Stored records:
■ ■ ■
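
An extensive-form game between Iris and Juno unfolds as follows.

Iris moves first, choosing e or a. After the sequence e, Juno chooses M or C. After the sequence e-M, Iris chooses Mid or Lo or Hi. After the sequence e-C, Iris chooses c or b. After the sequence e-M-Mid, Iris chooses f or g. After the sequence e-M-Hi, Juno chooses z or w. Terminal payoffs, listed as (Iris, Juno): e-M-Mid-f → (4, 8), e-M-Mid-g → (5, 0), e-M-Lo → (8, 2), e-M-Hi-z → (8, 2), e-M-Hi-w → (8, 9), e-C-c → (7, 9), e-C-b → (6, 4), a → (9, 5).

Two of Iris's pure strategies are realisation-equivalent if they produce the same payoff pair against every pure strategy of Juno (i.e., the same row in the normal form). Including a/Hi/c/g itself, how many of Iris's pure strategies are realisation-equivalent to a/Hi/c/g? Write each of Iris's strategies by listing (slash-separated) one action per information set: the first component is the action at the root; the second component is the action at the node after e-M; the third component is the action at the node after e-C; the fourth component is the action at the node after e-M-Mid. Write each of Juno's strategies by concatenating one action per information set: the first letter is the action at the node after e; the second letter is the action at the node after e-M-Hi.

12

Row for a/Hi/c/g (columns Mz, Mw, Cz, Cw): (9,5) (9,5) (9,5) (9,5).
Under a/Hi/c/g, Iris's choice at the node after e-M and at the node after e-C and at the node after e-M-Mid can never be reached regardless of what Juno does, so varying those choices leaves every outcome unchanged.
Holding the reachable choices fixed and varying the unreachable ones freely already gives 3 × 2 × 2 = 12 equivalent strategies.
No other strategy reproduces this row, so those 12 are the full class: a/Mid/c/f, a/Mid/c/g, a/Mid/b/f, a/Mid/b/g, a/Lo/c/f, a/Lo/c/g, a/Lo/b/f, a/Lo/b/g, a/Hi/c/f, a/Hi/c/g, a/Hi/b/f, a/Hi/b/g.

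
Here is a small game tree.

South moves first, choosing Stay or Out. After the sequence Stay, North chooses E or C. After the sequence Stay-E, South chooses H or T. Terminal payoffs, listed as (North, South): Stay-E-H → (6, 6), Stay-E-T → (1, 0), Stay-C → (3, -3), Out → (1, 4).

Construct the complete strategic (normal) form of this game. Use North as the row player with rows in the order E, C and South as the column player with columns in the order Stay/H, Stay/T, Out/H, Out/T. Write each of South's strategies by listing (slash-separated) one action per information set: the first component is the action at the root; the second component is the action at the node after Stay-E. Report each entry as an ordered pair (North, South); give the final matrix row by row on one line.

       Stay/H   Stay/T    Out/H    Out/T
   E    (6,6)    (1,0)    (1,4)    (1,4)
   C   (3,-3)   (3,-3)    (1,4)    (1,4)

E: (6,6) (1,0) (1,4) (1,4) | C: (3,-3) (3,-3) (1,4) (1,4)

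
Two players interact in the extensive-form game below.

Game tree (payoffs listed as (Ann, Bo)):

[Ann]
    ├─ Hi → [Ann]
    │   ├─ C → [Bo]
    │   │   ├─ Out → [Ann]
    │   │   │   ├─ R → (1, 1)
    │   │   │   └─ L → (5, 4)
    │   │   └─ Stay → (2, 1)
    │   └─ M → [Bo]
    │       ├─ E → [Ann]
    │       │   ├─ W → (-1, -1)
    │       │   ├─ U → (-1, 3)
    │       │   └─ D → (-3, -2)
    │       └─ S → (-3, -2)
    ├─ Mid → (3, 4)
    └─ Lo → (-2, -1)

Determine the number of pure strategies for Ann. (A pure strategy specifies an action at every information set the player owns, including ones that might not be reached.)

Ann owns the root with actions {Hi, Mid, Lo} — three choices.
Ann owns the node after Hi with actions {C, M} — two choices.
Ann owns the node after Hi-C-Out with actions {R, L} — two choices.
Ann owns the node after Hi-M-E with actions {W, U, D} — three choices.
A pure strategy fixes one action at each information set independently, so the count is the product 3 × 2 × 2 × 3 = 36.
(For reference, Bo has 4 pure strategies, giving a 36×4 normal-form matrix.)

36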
■ ■ ■
ASSIGNMENT >>
Copy out the records above exactly and completely.

TASK ANSWER >>
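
An extensive-form game between Iris and Juno unfolds as follows.

Iris moves first, choosing e or a. After the sequence e, Juno chooses M or C. After the sequence e-M, Iris chooses Mid or Lo or Hi. After the sequence e-C, Iris chooses c or b. After the sequence e-M-Mid, Iris chooses f or g. After the sequence e-M-Hi, Juno chooses z or w. Terminal payoffs, listed as (Iris, Juno): e-M-Mid-f → (4, 8), e-M-Mid-g → (5, 0), e-M-Lo → (8, 2), e-M-Hi-z → (8, 2), e-M-Hi-w → (8, 9), e-C-c → (7, 9), e-C-b → (6, 4), a → (9, 5).

Two of Iris's pure strategies are realisation-equivalent if they produce the same payoff pair against every pure strategy of Juno (i.e., the same row in the normal form). Including a/Hi/c/g itself, how many of Iris's pure strategies are realisation-equivalent to a/Hi/c/g? Write each of Iris's strategies by listing (slash-separated) one action per information set: the first component is the action at the root; the second component is the action at the node after e-M; the third component is the action at the node after e-C; the fourth component is the action at the node after e-M-Mid. Write each of Juno's strategies by concatenating one action per information set: the first letter is the action at the node after e; the second letter is the action at the node after e-M-Hi.

12

Row for a/Hi/c/g (columns Mz, Mw, Cz, Cw): (9,5) (9,5) (9,5) (9,5).
Under a/Hi/c/g, Iris's choice at the node after e-M and at the node after e-C and at the node after e-M-Mid can never be reached regardless of what Juno does, so varying those choices leaves every outcome unchanged.
Holding the reachable choices fixed and varying the unreachable ones freely already gives 3 × 2 × 2 = 12 equivalent strategies.
No other strategy reproduces this row, so those 12 are the full class: a/Mid/c/f, a/Mid/c/g, a/Mid/b/f, a/Mid/b/g, a/Lo/c/f, a/Lo/c/g, a/Lo/b/f, a/Lo/b/g, a/Hi/c/f, a/Hi/c/g, a/Hi/b/f, a/Hi/b/g.

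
Here is a small game tree.

South moves first, choosing Stay or Out. After the sequence Stay, North chooses E or C. After the sequence Stay-E, South chooses H or T. Terminal payoffs, listed as (North, South): Stay-E-H → (6, 6), Stay-E-T → (1, 0), Stay-C → (3, -3), Out → (1, 4).

Construct the complete strategic (normal) form of this game. Use North as the row player with rows in the order E, C and South as the column player with columns in the order Stay/H, Stay/T, Out/H, Out/T. Write each of South's strategies by listing (slash-separated) one action per information set: the first component is the action at the root; the second component is the action at the node after Stay-E. Report each entry as an ordered pair (North, South); give the final matrix row by row on one line.

       Stay/H   Stay/T    Out/H    Out/T
   E    (6,6)    (1,0)    (1,4)    (1,4)
   C   (3,-3)   (3,-3)    (1,4)    (1,4)

E: (6,6) (1,0) (1,4) (1,4) | C: (3,-3) (3,-3) (1,4) (1,4)

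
Two players interact in the extensive-form game below.

Game tree (payoffs listed as (Ann, Bo)):

[Ann]
    ├─ Hi → [Ann]
    │   ├─ C → [Bo]
    │   │   ├─ Out → [Ann]
    │   │   │   ├─ R → (1, 1)
    │   │   │   └─ L → (5, 4)
    │   │   └─ Stay → (2, 1)
    │   └─ M → [Bo]
    │       ├─ E → [Ann]
    │       │   ├─ W → (-1, -1)
    │       │   ├─ U → (-1, 3)
    │       │   └─ D → (-3, -2)
    │       └─ S → (-3, -2)
    ├─ Mid → (3, 4)
    └─ Lo → (-2, -1)

Determine the number of pure strategies for Ann. (A pure strategy specifies an action at every information set the player owns, including ones that might not be reached.)

Ann owns the root with actions {Hi, Mid, Lo} — three choices.
Ann owns the node after Hi with actions {C, M} — two choices.
Ann owns the node after Hi-C-Out with actions {R, L} — two choices.
Ann owns the node after Hi-M-E with actions {W, U, D} — three choices.
A pure strategy fixes one action at each information set independently, so the count is the product 3 × 2 × 2 × 3 = 36.
(For reference, Bo has 4 pure strategies, giving a 36×4 normal-form matrix.)

36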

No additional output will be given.